■ AIM OF THE EXERCISE
Filter these entries down to the lines that hold the word "erased", and show each of them.

◇ ◇ ◇ ◇

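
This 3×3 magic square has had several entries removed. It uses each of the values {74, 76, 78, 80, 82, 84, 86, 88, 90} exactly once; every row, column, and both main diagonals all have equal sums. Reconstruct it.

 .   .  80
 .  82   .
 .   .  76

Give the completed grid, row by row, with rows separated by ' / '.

88 78 80 / 74 82 90 / 84 86 76

The 9 entries sum to 738, so each line sums to 738/3 = 246.
From column 3, 246 − (80 + 76) gives (2,3) = 90.
Main diagonal must total 246; the given cells sum to 158, so (1,1) = 88.
Anti-diagonal must total 246; the given cells sum to 162, so (3,1) = 84.
Row 1 must total 246; the given cells sum to 168, so (1,2) = 78.
The remaining cell in row 2 is (2,1) = 246 − 172 = 74.
The remaining cell in row 3 is (3,2) = 246 − 160 = 86.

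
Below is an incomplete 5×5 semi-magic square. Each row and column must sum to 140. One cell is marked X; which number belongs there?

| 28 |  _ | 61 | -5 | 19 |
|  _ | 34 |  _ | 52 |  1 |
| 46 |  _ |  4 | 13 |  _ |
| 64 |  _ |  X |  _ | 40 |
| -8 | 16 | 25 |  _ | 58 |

From row 1, 140 − (28 + 61 + (-5) + 19) gives (1,2) = 37.
From row 5, 140 − (-8 + 16 + 25 + 58) gives (5,4) = 49.
The remaining cell in column 1 is (2,1) = 140 − 130 = 10.
Column 4: -5 + 52 + 13 + 49 + ? = 140, so (4,4) = 31.
The remaining cell in column 5 is (3,5) = 140 − 118 = 22.
Row 2: 10 + 34 + 52 + 1 + ? = 140, so (2,3) = 43.
Row 3 needs 140; the known cells sum to 85, so (3,2) = 55.
From column 2, 140 − (37 + 34 + 55 + 16) gives (4,2) = -2.
Column 3: 61 + 43 + 4 + 25 + ? = 140, so (4,3) = 7.

7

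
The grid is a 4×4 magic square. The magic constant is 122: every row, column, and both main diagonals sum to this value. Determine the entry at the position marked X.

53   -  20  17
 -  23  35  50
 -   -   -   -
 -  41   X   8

29

From row 1, 122 − (53 + 20 + 17) gives (1,2) = 32.
From row 2, 122 − (23 + 35 + 50) gives (2,1) = 14.
Column 2 needs 122; the known cells sum to 96, so (3,2) = 26.
Using column 4: 17 + 50 + 8 + ? → (3,4) = 122 − 75 = 47.
The remaining cell in main diagonal is (3,3) = 122 − 84 = 38.
Anti-diagonal needs 122; the known cells sum to 78, so (4,1) = 44.
From row 3, 122 − (26 + 38 + 47) gives (3,1) = 11.
Using row 4: 44 + 41 + 8 + ? → (4,3) = 122 − 93 = 29.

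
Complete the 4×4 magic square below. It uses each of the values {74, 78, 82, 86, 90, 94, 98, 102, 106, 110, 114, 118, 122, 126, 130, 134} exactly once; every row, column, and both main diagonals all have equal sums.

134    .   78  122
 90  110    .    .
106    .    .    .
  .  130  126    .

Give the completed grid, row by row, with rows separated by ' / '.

The 16 entries sum to 1664, so each line sums to 1664/4 = 416.
Row 1: 134 + 78 + 122 + ? = 416, so (1,2) = 82.
Column 1 must total 416; the given cells sum to 330, so (4,1) = 86.
Using column 2: 82 + 110 + 130 + ? → (3,2) = 416 − 322 = 94.
Anti-diagonal: 122 + 94 + 86 + ? = 416, so (2,3) = 114.
From row 2, 416 − (90 + 110 + 114) gives (2,4) = 102.
Row 4 must total 416; the given cells sum to 342, so (4,4) = 74.
Column 3 needs 416; the known cells sum to 318, so (3,3) = 98.
Column 4 needs 416; the known cells sum to 298, so (3,4) = 118.

134 82 78 122 / 90 110 114 102 / 106 94 98 118 / 86 130 126 74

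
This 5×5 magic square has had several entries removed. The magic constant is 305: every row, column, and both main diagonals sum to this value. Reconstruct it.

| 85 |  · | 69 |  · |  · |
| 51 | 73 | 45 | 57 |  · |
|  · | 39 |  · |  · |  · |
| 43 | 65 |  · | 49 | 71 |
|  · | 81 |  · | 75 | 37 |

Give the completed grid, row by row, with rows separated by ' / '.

85 47 69 41 63 / 51 73 45 57 79 / 67 39 61 83 55 / 43 65 77 49 71 / 59 81 53 75 37

Row 2 must total 305; the given cells sum to 226, so (2,5) = 79.
Using row 4: 43 + 65 + 49 + 71 + ? → (4,3) = 305 − 228 = 77.
Using column 2: 73 + 39 + 65 + 81 + ? → (1,2) = 305 − 258 = 47.
Main diagonal needs 305; the known cells sum to 244, so (3,3) = 61.
Using column 3: 69 + 45 + 61 + 77 + ? → (5,3) = 305 − 252 = 53.
Using row 5: 81 + 53 + 75 + 37 + ? → (5,1) = 305 − 246 = 59.
From column 1, 305 − (85 + 51 + 43 + 59) gives (3,1) = 67.
The remaining cell in anti-diagonal is (1,5) = 305 − 242 = 63.
Row 1 needs 305; the known cells sum to 264, so (1,4) = 41.
From column 4, 305 − (41 + 57 + 49 + 75) gives (3,4) = 83.
Using column 5: 63 + 79 + 71 + 37 + ? → (3,5) = 305 − 250 = 55.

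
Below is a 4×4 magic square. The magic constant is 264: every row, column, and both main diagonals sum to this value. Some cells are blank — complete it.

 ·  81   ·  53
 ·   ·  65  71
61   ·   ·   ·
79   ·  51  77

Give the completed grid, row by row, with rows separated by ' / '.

55 81 75 53 / 69 59 65 71 / 61 67 73 63 / 79 57 51 77

Row 4 needs 264; the known cells sum to 207, so (4,2) = 57.
Column 4 must total 264; the given cells sum to 201, so (3,4) = 63.
Using anti-diagonal: 53 + 65 + 79 + ? → (3,2) = 264 − 197 = 67.
Row 3 must total 264; the given cells sum to 191, so (3,3) = 73.
Using column 2: 81 + 67 + 57 + ? → (2,2) = 264 − 205 = 59.
Column 3 must total 264; the given cells sum to 189, so (1,3) = 75.
Main diagonal needs 264; the known cells sum to 209, so (1,1) = 55.
From row 2, 264 − (59 + 65 + 71) gives (2,1) = 69.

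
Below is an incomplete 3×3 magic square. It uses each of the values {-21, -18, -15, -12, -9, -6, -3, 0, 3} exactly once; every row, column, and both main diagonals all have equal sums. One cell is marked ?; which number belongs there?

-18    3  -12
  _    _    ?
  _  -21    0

The 9 entries sum to -81, so each line sums to -81/3 = -27.
Row 3: -21 + 0 + ? = -27, so (3,1) = -6.
The remaining cell in column 1 is (2,1) = -27 − (-24) = -3.
Column 2 must total -27; the given cells sum to -18, so (2,2) = -9.
From column 3, -27 − (-12 + 0) gives (2,3) = -15.

-15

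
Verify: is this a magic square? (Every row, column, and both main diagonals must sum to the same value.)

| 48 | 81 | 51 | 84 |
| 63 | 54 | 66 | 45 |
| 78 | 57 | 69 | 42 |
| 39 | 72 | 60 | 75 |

Row 1: 48 + 81 + 51 + 84 = 264.
Row 2: 63 + 54 + 66 + 45 = 228.
Row 3: 78 + 57 + 69 + 42 = 246.
Row 4: 39 + 72 + 60 + 75 = 246.
Column 1: 48 + 63 + 78 + 39 = 228.
Column 2: 81 + 54 + 57 + 72 = 264.
Column 3: 51 + 66 + 69 + 60 = 246.
Column 4: 84 + 45 + 42 + 75 = 246.
Main diagonal: 48 + 54 + 69 + 75 = 246.
Anti-diagonal: 84 + 66 + 57 + 39 = 246.

No — column 1 sums to 228 but column 3 sums to 246.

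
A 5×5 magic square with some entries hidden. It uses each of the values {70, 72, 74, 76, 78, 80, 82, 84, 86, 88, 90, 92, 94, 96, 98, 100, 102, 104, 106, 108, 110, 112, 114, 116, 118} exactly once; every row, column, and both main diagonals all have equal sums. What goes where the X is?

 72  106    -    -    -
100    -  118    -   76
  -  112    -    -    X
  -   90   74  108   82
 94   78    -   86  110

104

The 25 entries sum to 2350, so each line sums to 2350/5 = 470.
Row 4: 90 + 74 + 108 + 82 + ? = 470, so (4,1) = 116.
The remaining cell in row 5 is (5,3) = 470 − 368 = 102.
Column 1 needs 470; the known cells sum to 382, so (3,1) = 88.
Column 2: 106 + 112 + 90 + 78 + ? = 470, so (2,2) = 84.
Main diagonal: 72 + 84 + 108 + 110 + ? = 470, so (3,3) = 96.
Row 2: 100 + 84 + 118 + 76 + ? = 470, so (2,4) = 92.
The remaining cell in column 3 is (1,3) = 470 − 390 = 80.
Anti-diagonal: 92 + 96 + 90 + 94 + ? = 470, so (1,5) = 98.
Row 1 must total 470; the given cells sum to 356, so (1,4) = 114.
The remaining cell in column 4 is (3,4) = 470 − 400 = 70.
From column 5, 470 − (98 + 76 + 82 + 110) gives (3,5) = 104.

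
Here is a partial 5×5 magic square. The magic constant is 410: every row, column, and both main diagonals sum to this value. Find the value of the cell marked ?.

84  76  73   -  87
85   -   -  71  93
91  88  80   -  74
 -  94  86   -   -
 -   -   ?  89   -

From row 1, 410 − (84 + 76 + 73 + 87) gives (1,4) = 90.
The remaining cell in row 3 is (3,4) = 410 − 333 = 77.
The remaining cell in column 4 is (4,4) = 410 − 327 = 83.
From anti-diagonal, 410 − (87 + 71 + 80 + 94) gives (5,1) = 78.
From column 1, 410 − (84 + 85 + 91 + 78) gives (4,1) = 72.
From row 4, 410 − (72 + 94 + 86 + 83) gives (4,5) = 75.
Column 5 needs 410; the known cells sum to 329, so (5,5) = 81.
From main diagonal, 410 − (84 + 80 + 83 + 81) gives (2,2) = 82.
Row 2 needs 410; the known cells sum to 331, so (2,3) = 79.
The remaining cell in column 2 is (5,2) = 410 − 340 = 70.
Using column 3: 73 + 79 + 80 + 86 + ? → (5,3) = 410 − 318 = 92.

92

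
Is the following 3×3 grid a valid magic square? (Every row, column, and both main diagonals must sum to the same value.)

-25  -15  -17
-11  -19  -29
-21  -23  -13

Row 1: -25 + (-15) + (-17) = -57.
Row 2: -11 + (-19) + (-29) = -59.
Row 3: -21 + (-23) + (-13) = -57.
Column 1: -25 + (-11) + (-21) = -57.
Column 2: -15 + (-19) + (-23) = -57.
Column 3: -17 + (-29) + (-13) = -59.
Main diagonal: -25 + (-19) + (-13) = -57.
Anti-diagonal: -17 + (-19) + (-21) = -57.

No — row 1 sums to -57 but column 3 sums to -59.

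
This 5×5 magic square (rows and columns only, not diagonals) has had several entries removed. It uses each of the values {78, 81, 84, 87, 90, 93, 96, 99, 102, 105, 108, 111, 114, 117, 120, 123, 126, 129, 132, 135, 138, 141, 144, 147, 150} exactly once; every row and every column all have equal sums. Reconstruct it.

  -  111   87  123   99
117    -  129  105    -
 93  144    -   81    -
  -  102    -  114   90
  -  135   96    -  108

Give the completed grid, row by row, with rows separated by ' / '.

The 25 entries sum to 2850, so each line sums to 2850/5 = 570.
The remaining cell in row 1 is (1,1) = 570 − 420 = 150.
Column 2 must total 570; the given cells sum to 492, so (2,2) = 78.
The remaining cell in column 4 is (5,4) = 570 − 423 = 147.
Row 2 must total 570; the given cells sum to 429, so (2,5) = 141.
Row 5 must total 570; the given cells sum to 486, so (5,1) = 84.
Column 1 must total 570; the given cells sum to 444, so (4,1) = 126.
Using column 5: 99 + 141 + 90 + 108 + ? → (3,5) = 570 − 438 = 132.
Row 3: 93 + 144 + 81 + 132 + ? = 570, so (3,3) = 120.
Row 4: 126 + 102 + 114 + 90 + ? = 570, so (4,3) = 138.

150 111 87 123 99 / 117 78 129 105 141 / 93 144 120 81 132 / 126 102 138 114 90 / 84 135 96 147 108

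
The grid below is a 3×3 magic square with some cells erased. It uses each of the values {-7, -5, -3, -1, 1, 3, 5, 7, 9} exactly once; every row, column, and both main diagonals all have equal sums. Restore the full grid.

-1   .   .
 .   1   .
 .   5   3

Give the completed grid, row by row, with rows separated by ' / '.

-1 -3 7 / 9 1 -7 / -5 5 3

The 9 entries sum to 9, so each line sums to 9/3 = 3.
Row 3: 5 + 3 + ? = 3, so (3,1) = -5.
Column 1: -1 + (-5) + ? = 3, so (2,1) = 9.
From column 2, 3 − (1 + 5) gives (1,2) = -3.
Anti-diagonal must total 3; the given cells sum to -4, so (1,3) = 7.
The remaining cell in row 2 is (2,3) = 3 − 10 = -7.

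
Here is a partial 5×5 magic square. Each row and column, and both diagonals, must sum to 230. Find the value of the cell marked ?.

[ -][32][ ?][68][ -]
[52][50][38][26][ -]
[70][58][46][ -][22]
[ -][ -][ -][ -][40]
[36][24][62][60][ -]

The remaining cell in row 2 is (2,5) = 230 − 166 = 64.
Using row 3: 70 + 58 + 46 + 22 + ? → (3,4) = 230 − 196 = 34.
Row 5 must total 230; the given cells sum to 182, so (5,5) = 48.
Column 2 needs 230; the known cells sum to 164, so (4,2) = 66.
Using column 4: 68 + 26 + 34 + 60 + ? → (4,4) = 230 − 188 = 42.
Using column 5: 64 + 22 + 40 + 48 + ? → (1,5) = 230 − 174 = 56.
Main diagonal must total 230; the given cells sum to 186, so (1,1) = 44.
Using row 1: 44 + 32 + 68 + 56 + ? → (1,3) = 230 − 200 = 30.

30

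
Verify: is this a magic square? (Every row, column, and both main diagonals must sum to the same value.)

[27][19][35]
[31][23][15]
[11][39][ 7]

No — main diagonal sums to 57 but row 1 sums to 81.

Row 1: 27 + 19 + 35 = 81.
Row 2: 31 + 23 + 15 = 69.
Row 3: 11 + 39 + 7 = 57.
Column 1: 27 + 31 + 11 = 69.
Column 2: 19 + 23 + 39 = 81.
Column 3: 35 + 15 + 7 = 57.
Main diagonal: 27 + 23 + 7 = 57.
Anti-diagonal: 35 + 23 + 11 = 69.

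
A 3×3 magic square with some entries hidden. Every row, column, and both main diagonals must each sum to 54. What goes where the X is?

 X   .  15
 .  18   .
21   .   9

27

The remaining cell in row 3 is (3,2) = 54 − 30 = 24.
Column 2: 18 + 24 + ? = 54, so (1,2) = 12.
Using column 3: 15 + 9 + ? → (2,3) = 54 − 24 = 30.
Using main diagonal: 18 + 9 + ? → (1,1) = 54 − 27 = 27.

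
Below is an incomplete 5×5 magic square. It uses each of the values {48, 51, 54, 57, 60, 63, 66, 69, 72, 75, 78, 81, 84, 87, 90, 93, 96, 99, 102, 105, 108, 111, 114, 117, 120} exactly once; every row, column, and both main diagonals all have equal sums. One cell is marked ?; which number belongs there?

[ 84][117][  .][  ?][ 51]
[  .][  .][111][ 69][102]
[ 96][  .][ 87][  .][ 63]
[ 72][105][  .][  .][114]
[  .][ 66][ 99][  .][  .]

The 25 entries sum to 2100, so each line sums to 2100/5 = 420.
Column 5 needs 420; the known cells sum to 330, so (5,5) = 90.
Anti-diagonal: 51 + 69 + 87 + 105 + ? = 420, so (5,1) = 108.
Row 5 must total 420; the given cells sum to 363, so (5,4) = 57.
From column 1, 420 − (84 + 96 + 72 + 108) gives (2,1) = 60.
Using row 2: 60 + 111 + 69 + 102 + ? → (2,2) = 420 − 342 = 78.
From column 2, 420 − (117 + 78 + 105 + 66) gives (3,2) = 54.
Main diagonal needs 420; the known cells sum to 339, so (4,4) = 81.
The remaining cell in row 3 is (3,4) = 420 − 300 = 120.
Row 4 must total 420; the given cells sum to 372, so (4,3) = 48.
Column 3: 111 + 87 + 48 + 99 + ? = 420, so (1,3) = 75.
The remaining cell in column 4 is (1,4) = 420 − 327 = 93.

93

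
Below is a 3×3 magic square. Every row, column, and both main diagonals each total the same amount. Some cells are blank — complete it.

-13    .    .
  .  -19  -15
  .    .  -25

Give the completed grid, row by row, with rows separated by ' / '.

-13 -27 -17 / -23 -19 -15 / -21 -11 -25

Main diagonal is already complete: -13 + -19 + -25 = -57, so that is the magic constant.
Row 2 needs -57; the known cells sum to -34, so (2,1) = -23.
Column 1 must total -57; the given cells sum to -36, so (3,1) = -21.
From column 3, -57 − (-15 + (-25)) gives (1,3) = -17.
Row 1 needs -57; the known cells sum to -30, so (1,2) = -27.
Row 3 must total -57; the given cells sum to -46, so (3,2) = -11.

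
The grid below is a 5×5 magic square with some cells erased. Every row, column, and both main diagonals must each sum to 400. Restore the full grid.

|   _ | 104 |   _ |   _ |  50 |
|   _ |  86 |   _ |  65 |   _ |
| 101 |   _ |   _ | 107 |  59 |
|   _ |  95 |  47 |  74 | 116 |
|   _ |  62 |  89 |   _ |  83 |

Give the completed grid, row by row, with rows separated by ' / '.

77 104 71 98 50 / 44 86 113 65 92 / 101 53 80 107 59 / 68 95 47 74 116 / 110 62 89 56 83

The remaining cell in row 4 is (4,1) = 400 − 332 = 68.
From column 2, 400 − (104 + 86 + 95 + 62) gives (3,2) = 53.
Column 5: 50 + 59 + 116 + 83 + ? = 400, so (2,5) = 92.
Row 3 must total 400; the given cells sum to 320, so (3,3) = 80.
From main diagonal, 400 − (86 + 80 + 74 + 83) gives (1,1) = 77.
Using anti-diagonal: 50 + 65 + 80 + 95 + ? → (5,1) = 400 − 290 = 110.
Row 5 must total 400; the given cells sum to 344, so (5,4) = 56.
Column 1 needs 400; the known cells sum to 356, so (2,1) = 44.
The remaining cell in column 4 is (1,4) = 400 − 302 = 98.
Row 1 must total 400; the given cells sum to 329, so (1,3) = 71.
Row 2 needs 400; the known cells sum to 287, so (2,3) = 113.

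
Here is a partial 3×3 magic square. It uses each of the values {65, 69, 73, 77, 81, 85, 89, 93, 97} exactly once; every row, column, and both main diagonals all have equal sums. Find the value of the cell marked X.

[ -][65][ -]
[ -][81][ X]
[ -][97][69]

89

The 9 entries sum to 729, so each line sums to 729/3 = 243.
Using row 3: 97 + 69 + ? → (3,1) = 243 − 166 = 77.
The remaining cell in main diagonal is (1,1) = 243 − 150 = 93.
Anti-diagonal needs 243; the known cells sum to 158, so (1,3) = 85.
Column 1: 93 + 77 + ? = 243, so (2,1) = 73.
The remaining cell in column 3 is (2,3) = 243 − 154 = 89.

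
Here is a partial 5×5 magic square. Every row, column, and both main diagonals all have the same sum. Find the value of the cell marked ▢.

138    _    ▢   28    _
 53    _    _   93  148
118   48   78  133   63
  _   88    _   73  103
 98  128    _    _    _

123

Row 3 is complete and sums to 440; that is the magic constant.
Using column 1: 138 + 53 + 118 + 98 + ? → (4,1) = 440 − 407 = 33.
Column 4 must total 440; the given cells sum to 327, so (5,4) = 113.
The remaining cell in anti-diagonal is (1,5) = 440 − 357 = 83.
Row 4: 33 + 88 + 73 + 103 + ? = 440, so (4,3) = 143.
The remaining cell in column 5 is (5,5) = 440 − 397 = 43.
Using main diagonal: 138 + 78 + 73 + 43 + ? → (2,2) = 440 − 332 = 108.
From row 2, 440 − (53 + 108 + 93 + 148) gives (2,3) = 38.
The remaining cell in row 5 is (5,3) = 440 − 382 = 58.
The remaining cell in column 2 is (1,2) = 440 − 372 = 68.
From column 3, 440 − (38 + 78 + 143 + 58) gives (1,3) = 123.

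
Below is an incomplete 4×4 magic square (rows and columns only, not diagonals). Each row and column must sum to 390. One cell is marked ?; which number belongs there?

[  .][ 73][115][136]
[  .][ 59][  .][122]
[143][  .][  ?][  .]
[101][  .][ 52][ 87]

94

From row 1, 390 − (73 + 115 + 136) gives (1,1) = 66.
From row 4, 390 − (101 + 52 + 87) gives (4,2) = 150.
The remaining cell in column 1 is (2,1) = 390 − 310 = 80.
Column 2 must total 390; the given cells sum to 282, so (3,2) = 108.
Column 4: 136 + 122 + 87 + ? = 390, so (3,4) = 45.
Row 2 needs 390; the known cells sum to 261, so (2,3) = 129.
Row 3 must total 390; the given cells sum to 296, so (3,3) = 94.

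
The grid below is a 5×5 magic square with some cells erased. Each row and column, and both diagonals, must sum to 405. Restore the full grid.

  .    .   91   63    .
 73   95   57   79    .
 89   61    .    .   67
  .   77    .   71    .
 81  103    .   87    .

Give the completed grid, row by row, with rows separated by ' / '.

97 69 91 63 85 / 73 95 57 79 101 / 89 61 83 105 67 / 65 77 99 71 93 / 81 103 75 87 59

Using row 2: 73 + 95 + 57 + 79 + ? → (2,5) = 405 − 304 = 101.
Column 2: 95 + 61 + 77 + 103 + ? = 405, so (1,2) = 69.
Column 4 needs 405; the known cells sum to 300, so (3,4) = 105.
Row 3 needs 405; the known cells sum to 322, so (3,3) = 83.
Anti-diagonal: 79 + 83 + 77 + 81 + ? = 405, so (1,5) = 85.
The remaining cell in row 1 is (1,1) = 405 − 308 = 97.
Column 1 needs 405; the known cells sum to 340, so (4,1) = 65.
Main diagonal must total 405; the given cells sum to 346, so (5,5) = 59.
Using row 5: 81 + 103 + 87 + 59 + ? → (5,3) = 405 − 330 = 75.
Using column 3: 91 + 57 + 83 + 75 + ? → (4,3) = 405 − 306 = 99.
Using column 5: 85 + 101 + 67 + 59 + ? → (4,5) = 405 − 312 = 93.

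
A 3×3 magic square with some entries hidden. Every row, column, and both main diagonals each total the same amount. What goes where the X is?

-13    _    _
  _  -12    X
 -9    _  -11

Main diagonal is complete and sums to -36; that is the magic constant.
The remaining cell in row 3 is (3,2) = -36 − (-20) = -16.
Using column 1: -13 + (-9) + ? → (2,1) = -36 − (-22) = -14.
Using column 2: -12 + (-16) + ? → (1,2) = -36 − (-28) = -8.
Anti-diagonal must total -36; the given cells sum to -21, so (1,3) = -15.
Row 2 must total -36; the given cells sum to -26, so (2,3) = -10.

-10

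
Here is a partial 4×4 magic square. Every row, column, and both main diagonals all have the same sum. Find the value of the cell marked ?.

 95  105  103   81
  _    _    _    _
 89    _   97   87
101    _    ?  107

Row 1 is complete and sums to 384; that is the magic constant.
The remaining cell in row 3 is (3,2) = 384 − 273 = 111.
The remaining cell in column 1 is (2,1) = 384 − 285 = 99.
Column 4 must total 384; the given cells sum to 275, so (2,4) = 109.
From main diagonal, 384 − (95 + 97 + 107) gives (2,2) = 85.
Anti-diagonal needs 384; the known cells sum to 293, so (2,3) = 91.
Column 2: 105 + 85 + 111 + ? = 384, so (4,2) = 83.
The remaining cell in column 3 is (4,3) = 384 − 291 = 93.

93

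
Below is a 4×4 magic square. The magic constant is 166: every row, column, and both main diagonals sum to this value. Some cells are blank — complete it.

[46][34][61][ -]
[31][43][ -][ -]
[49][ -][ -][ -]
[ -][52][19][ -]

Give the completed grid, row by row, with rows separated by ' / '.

Row 1 needs 166; the known cells sum to 141, so (1,4) = 25.
Column 1 needs 166; the known cells sum to 126, so (4,1) = 40.
Column 2: 34 + 43 + 52 + ? = 166, so (3,2) = 37.
Anti-diagonal: 25 + 37 + 40 + ? = 166, so (2,3) = 64.
The remaining cell in row 2 is (2,4) = 166 − 138 = 28.
Row 4 needs 166; the known cells sum to 111, so (4,4) = 55.
The remaining cell in column 3 is (3,3) = 166 − 144 = 22.
The remaining cell in column 4 is (3,4) = 166 − 108 = 58.

46 34 61 25 / 31 43 64 28 / 49 37 22 58 / 40 52 19 55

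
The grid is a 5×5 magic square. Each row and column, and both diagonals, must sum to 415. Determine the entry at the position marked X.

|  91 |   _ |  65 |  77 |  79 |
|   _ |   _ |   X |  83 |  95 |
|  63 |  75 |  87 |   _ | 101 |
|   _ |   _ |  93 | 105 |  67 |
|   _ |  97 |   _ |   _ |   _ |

From row 1, 415 − (91 + 65 + 77 + 79) gives (1,2) = 103.
Using row 3: 63 + 75 + 87 + 101 + ? → (3,4) = 415 − 326 = 89.
From column 4, 415 − (77 + 83 + 89 + 105) gives (5,4) = 61.
Column 5 needs 415; the known cells sum to 342, so (5,5) = 73.
Main diagonal must total 415; the given cells sum to 356, so (2,2) = 59.
Column 2 must total 415; the given cells sum to 334, so (4,2) = 81.
Anti-diagonal: 79 + 83 + 87 + 81 + ? = 415, so (5,1) = 85.
Using row 4: 81 + 93 + 105 + 67 + ? → (4,1) = 415 − 346 = 69.
Row 5 must total 415; the given cells sum to 316, so (5,3) = 99.
From column 1, 415 − (91 + 63 + 69 + 85) gives (2,1) = 107.
From column 3, 415 − (65 + 87 + 93 + 99) gives (2,3) = 71.

71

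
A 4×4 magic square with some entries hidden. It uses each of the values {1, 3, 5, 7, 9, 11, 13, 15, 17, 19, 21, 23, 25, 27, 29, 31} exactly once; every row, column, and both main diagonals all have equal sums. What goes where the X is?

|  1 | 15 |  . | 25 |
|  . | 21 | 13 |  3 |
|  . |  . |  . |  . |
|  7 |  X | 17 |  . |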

◇ ◇ ◇ ◇

■ RESPONSE TO THE TASK
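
The grid below is a 3×3 magic square with some cells erased. It uses each of the values {-7, -5, -3, -1, 1, 3, 5, 7, 9} exactly once; every row, column, and both main diagonals all have equal sums. Restore the full grid.
The grid below is a 5×5 magic square with some cells erased. Every row, column, and both main diagonals must each sum to 400. Restore the full grid.
The grid below is a 5×5 magic square with some cells erased. Each row and column, and both diagonals, must sum to 405. Restore the full grid.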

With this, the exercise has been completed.